**Goal of the exercise:** In the reply, include exactly the lines of the entries below from the first to the line with "T2: rotate right-handed", that line included.

(Dataset entries)
───

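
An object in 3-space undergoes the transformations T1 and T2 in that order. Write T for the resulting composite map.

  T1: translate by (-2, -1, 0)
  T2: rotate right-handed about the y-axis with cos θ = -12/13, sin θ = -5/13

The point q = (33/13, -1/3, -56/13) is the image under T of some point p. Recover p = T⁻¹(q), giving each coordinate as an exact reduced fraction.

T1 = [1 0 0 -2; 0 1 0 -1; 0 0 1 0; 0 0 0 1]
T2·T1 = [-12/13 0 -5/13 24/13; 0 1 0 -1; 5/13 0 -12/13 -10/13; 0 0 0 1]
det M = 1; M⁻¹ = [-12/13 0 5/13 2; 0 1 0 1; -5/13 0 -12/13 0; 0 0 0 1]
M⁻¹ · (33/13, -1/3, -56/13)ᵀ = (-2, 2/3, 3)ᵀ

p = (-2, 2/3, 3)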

───

**The answer:**
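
An object in 3-space undergoes the transformations T1 and T2 in that order. Write T for the resulting composite map.

  T1: translate by (-2, -1, 0)
  T2: rotate right-handed about the y-axis with cos θ = -12/13, sin θ = -5/13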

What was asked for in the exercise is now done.